Stored data:
┄┄┄┄┄┄┄┄┄┄

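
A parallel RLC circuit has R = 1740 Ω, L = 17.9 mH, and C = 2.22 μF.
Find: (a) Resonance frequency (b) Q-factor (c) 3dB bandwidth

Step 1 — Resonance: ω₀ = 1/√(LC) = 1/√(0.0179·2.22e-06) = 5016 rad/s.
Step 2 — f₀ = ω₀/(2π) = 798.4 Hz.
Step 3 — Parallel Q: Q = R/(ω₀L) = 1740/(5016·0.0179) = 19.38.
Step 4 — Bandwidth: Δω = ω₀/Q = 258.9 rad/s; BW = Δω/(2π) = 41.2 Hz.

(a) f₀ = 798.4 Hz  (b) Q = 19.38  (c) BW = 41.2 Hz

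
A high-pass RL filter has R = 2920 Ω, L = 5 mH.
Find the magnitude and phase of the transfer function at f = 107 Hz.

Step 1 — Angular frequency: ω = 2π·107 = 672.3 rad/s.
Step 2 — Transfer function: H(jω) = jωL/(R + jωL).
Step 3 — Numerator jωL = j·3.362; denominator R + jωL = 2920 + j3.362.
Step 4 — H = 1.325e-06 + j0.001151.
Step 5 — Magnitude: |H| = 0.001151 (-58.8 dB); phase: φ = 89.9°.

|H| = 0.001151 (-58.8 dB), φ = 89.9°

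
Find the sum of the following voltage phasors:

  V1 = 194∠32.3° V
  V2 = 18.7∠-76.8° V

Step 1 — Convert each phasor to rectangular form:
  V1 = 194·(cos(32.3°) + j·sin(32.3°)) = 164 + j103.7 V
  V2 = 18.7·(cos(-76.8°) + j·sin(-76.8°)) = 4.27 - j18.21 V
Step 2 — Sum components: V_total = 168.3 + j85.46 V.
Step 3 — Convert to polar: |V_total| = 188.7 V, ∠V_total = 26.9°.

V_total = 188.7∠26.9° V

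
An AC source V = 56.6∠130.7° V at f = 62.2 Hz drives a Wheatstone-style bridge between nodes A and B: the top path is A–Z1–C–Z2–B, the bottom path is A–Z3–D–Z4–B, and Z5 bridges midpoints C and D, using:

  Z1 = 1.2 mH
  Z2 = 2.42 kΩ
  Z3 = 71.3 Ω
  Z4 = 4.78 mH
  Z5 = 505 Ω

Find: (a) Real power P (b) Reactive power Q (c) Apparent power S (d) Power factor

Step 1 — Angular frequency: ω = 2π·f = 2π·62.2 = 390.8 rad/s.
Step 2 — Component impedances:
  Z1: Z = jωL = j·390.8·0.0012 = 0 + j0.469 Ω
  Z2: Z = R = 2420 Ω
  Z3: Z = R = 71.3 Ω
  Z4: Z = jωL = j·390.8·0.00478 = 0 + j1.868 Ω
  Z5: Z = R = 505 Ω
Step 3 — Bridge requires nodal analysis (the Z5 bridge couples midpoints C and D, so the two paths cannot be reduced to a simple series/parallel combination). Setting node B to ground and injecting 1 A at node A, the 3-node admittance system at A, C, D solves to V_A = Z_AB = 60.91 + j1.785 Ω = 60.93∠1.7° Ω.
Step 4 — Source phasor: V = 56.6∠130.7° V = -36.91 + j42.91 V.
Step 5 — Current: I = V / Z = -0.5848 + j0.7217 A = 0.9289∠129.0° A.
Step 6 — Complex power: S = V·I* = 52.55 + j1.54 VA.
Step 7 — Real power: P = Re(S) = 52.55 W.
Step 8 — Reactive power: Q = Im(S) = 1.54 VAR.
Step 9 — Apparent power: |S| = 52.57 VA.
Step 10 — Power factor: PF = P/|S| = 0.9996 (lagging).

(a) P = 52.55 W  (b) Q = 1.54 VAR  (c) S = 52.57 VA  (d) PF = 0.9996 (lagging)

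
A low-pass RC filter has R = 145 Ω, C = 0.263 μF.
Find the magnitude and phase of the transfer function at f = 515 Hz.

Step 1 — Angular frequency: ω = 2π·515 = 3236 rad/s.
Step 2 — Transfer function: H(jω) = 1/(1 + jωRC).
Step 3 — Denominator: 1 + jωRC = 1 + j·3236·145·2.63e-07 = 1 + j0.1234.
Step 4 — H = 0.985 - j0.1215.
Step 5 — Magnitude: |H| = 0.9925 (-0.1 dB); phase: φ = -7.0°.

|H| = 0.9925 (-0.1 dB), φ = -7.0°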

┄┄┄┄┄┄┄┄┄┄

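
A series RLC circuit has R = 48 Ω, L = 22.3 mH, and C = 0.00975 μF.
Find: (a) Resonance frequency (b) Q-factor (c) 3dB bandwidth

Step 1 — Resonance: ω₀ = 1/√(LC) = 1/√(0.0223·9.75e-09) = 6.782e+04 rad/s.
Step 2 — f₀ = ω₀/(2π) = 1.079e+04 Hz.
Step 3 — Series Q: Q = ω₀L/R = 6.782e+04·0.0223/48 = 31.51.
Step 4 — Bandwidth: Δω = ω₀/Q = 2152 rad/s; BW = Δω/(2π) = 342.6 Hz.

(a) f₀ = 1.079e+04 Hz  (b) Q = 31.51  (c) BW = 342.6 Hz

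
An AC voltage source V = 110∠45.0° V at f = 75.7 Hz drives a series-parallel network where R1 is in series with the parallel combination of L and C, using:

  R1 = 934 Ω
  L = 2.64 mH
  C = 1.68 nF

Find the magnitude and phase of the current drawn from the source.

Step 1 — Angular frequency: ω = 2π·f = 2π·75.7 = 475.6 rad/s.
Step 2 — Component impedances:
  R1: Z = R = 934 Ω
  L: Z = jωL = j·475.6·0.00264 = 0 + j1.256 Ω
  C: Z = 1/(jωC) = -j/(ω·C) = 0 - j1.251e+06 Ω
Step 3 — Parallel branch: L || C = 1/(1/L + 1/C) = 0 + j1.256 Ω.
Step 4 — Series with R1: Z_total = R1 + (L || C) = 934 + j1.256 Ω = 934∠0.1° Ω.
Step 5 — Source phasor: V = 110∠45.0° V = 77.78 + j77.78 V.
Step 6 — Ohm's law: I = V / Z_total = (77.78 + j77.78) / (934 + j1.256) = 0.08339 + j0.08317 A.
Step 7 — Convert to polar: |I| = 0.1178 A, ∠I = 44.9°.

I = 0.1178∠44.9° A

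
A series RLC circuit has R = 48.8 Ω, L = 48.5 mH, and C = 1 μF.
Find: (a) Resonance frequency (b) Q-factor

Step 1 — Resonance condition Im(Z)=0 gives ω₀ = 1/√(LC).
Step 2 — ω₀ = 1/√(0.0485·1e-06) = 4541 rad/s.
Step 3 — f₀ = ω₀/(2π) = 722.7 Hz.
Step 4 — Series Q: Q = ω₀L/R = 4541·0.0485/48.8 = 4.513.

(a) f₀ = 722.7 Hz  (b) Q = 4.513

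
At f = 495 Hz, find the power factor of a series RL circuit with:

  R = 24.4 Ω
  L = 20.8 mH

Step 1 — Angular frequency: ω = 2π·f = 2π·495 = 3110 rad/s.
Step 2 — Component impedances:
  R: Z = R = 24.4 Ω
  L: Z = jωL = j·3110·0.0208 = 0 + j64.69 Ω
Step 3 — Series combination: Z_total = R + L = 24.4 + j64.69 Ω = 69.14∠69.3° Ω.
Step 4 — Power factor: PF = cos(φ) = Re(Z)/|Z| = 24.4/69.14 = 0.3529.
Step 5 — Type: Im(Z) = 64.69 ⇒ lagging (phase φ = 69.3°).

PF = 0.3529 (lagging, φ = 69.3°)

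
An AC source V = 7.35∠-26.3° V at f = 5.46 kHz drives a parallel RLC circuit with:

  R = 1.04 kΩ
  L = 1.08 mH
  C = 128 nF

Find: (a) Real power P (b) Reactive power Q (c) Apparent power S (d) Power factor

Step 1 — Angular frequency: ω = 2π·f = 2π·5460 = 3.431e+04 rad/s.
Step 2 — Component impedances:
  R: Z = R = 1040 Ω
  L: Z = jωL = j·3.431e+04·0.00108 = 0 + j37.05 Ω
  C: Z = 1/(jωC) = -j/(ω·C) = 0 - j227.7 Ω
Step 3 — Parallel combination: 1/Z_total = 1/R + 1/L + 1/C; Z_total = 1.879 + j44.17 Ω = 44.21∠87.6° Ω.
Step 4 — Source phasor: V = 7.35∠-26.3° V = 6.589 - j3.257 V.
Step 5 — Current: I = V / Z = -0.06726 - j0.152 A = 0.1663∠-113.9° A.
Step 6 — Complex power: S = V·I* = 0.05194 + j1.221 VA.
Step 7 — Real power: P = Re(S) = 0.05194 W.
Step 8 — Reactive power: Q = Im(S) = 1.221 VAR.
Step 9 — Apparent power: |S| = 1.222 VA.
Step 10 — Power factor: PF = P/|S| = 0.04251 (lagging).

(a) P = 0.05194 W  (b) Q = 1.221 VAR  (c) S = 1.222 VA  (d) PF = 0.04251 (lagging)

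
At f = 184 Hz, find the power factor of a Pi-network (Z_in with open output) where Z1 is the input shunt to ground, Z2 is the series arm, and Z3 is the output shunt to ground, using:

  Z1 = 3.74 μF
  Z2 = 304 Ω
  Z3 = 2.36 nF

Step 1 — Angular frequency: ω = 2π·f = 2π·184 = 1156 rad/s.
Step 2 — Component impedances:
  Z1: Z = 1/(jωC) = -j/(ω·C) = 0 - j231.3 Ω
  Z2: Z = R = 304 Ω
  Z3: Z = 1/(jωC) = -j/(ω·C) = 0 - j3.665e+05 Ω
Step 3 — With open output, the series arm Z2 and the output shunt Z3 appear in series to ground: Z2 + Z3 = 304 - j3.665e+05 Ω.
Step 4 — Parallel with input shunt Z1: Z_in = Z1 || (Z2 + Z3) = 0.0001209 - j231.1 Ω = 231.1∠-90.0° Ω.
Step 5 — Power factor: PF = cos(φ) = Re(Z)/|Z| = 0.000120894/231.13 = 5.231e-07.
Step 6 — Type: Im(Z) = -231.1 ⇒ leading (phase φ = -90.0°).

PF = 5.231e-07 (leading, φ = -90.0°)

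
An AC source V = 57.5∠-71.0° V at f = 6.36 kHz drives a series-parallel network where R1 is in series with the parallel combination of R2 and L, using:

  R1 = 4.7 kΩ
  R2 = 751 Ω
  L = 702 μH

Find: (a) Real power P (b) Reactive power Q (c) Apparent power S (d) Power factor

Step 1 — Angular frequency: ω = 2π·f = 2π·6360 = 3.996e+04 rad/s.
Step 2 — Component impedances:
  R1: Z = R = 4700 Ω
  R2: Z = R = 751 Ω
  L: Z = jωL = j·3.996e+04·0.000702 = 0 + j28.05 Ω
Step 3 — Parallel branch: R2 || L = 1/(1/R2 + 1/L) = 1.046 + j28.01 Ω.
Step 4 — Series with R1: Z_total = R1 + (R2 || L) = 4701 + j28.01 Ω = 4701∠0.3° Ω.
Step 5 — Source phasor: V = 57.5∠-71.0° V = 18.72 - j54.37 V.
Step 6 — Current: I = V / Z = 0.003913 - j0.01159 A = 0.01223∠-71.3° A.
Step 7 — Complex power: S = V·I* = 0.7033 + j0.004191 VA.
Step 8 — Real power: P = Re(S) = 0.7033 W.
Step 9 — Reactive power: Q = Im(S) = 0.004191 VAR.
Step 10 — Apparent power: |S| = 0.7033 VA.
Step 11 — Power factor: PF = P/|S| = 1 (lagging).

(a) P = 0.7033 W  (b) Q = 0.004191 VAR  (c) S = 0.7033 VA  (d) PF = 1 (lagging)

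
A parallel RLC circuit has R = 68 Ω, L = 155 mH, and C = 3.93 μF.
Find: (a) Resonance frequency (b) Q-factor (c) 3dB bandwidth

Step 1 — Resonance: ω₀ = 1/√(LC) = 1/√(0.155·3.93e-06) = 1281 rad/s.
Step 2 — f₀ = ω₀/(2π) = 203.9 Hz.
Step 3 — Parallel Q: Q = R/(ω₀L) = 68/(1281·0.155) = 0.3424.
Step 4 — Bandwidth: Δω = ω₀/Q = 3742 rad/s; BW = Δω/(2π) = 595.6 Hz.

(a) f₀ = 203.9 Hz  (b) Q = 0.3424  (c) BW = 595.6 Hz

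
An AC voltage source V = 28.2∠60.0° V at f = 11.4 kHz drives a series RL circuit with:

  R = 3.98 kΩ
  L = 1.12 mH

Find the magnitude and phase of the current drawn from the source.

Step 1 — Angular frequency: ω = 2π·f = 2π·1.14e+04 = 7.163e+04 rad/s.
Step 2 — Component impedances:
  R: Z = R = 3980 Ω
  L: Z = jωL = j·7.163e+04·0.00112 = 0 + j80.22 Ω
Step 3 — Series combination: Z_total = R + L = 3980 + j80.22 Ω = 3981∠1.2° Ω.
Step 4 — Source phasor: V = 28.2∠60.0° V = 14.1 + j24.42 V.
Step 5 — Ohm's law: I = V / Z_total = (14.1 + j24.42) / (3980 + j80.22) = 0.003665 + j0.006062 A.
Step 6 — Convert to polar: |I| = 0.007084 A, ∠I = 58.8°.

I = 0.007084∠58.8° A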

┄┄┄┄┄┄┄┄┄┄

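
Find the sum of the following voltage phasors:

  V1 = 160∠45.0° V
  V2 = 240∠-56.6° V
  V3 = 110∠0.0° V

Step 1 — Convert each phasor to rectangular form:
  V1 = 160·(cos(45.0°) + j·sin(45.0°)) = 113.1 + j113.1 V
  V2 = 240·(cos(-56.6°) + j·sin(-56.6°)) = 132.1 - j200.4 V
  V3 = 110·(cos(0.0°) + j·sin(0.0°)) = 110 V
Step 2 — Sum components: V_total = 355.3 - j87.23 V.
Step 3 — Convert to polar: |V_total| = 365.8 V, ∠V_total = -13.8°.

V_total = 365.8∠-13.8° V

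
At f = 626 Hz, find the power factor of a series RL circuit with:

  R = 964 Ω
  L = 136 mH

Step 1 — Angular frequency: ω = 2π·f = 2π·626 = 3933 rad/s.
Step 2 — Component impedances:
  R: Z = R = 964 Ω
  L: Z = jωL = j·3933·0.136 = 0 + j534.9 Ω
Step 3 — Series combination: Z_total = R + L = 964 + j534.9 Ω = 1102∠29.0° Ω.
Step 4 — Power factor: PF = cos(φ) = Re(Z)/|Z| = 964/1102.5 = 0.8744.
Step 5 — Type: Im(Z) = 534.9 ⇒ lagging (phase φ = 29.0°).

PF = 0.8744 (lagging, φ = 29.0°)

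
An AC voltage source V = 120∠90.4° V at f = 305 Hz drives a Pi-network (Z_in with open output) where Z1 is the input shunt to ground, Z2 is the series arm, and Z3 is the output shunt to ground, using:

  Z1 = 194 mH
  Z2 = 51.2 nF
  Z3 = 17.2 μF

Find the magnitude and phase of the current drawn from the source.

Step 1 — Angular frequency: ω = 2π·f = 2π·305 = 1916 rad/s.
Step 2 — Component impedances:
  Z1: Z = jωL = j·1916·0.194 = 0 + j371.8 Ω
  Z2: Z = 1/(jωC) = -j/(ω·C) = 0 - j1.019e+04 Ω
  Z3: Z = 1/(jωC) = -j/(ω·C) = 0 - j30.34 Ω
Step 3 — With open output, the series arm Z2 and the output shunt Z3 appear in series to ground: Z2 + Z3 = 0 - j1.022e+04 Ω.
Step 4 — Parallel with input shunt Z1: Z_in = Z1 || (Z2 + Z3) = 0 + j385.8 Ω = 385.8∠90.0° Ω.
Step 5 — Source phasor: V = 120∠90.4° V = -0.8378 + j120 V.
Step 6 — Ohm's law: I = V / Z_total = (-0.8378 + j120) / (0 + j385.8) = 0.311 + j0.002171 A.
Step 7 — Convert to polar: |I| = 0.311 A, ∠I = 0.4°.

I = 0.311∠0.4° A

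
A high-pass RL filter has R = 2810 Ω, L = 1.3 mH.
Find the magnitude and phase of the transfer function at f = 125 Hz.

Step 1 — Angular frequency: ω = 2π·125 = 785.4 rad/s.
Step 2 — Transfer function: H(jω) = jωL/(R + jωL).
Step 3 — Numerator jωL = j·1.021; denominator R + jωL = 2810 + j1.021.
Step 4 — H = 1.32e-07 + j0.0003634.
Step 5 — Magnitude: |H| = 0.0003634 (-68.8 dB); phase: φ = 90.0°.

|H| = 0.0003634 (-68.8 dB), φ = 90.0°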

┄┄┄┄┄┄┄┄┄┄

Directions: Of the entries above, repeat exactly the lines between the line with "A parallel RLC circuit has R = 1740" and the line with "V1 = 194∠32.3° V", inclusive, and no others.

Answer:
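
A parallel RLC circuit has R = 1740 Ω, L = 17.9 mH, and C = 2.22 μF.
Find: (a) Resonance frequency (b) Q-factor (c) 3dB bandwidth

Step 1 — Resonance: ω₀ = 1/√(LC) = 1/√(0.0179·2.22e-06) = 5016 rad/s.
Step 2 — f₀ = ω₀/(2π) = 798.4 Hz.
Step 3 — Parallel Q: Q = R/(ω₀L) = 1740/(5016·0.0179) = 19.38.
Step 4 — Bandwidth: Δω = ω₀/Q = 258.9 rad/s; BW = Δω/(2π) = 41.2 Hz.

(a) f₀ = 798.4 Hz  (b) Q = 19.38  (c) BW = 41.2 Hz

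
A high-pass RL filter has R = 2920 Ω, L = 5 mH.
Find the magnitude and phase of the transfer function at f = 107 Hz.

Step 1 — Angular frequency: ω = 2π·107 = 672.3 rad/s.
Step 2 — Transfer function: H(jω) = jωL/(R + jωL).
Step 3 — Numerator jωL = j·3.362; denominator R + jωL = 2920 + j3.362.
Step 4 — H = 1.325e-06 + j0.001151.
Step 5 — Magnitude: |H| = 0.001151 (-58.8 dB); phase: φ = 89.9°.

|H| = 0.001151 (-58.8 dB), φ = 89.9°

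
Find the sum of the following voltage phasors:

  V1 = 194∠32.3° V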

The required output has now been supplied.